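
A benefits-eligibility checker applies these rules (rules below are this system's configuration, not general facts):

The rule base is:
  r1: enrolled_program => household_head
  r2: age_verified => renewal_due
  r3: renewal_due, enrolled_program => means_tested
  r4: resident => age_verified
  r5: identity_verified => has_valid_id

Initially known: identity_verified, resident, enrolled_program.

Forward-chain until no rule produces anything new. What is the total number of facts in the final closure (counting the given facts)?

8

Round 1 — r1, r4, r5, derive household_head, age_verified, has_valid_id.
Round 2 — r2, derive renewal_due.
Round 3 — r3, derive means_tested.
Closure: {age_verified, enrolled_program, has_valid_id, household_head, identity_verified, means_tested, renewal_due, resident} — 8 facts.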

________________________

▸ **WORK ORDER**
Lines from the one containing "Forward-chain until no" through the last line of the data above are the only output wanted; restate them exactly.

▸ **RESPONSE AREA**
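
Forward-chain until no rule produces anything new. What is the total number of facts in the final closure (counting the given facts)?

8

Round 1 — r1, r4, r5, derive household_head, age_verified, has_valid_id.
Round 2 — r2, derive renewal_due.
Round 3 — r3, derive means_tested.
Closure: {age_verified, enrolled_program, has_valid_id, household_head, identity_verified, means_tested, renewal_due, resident} — 8 facts.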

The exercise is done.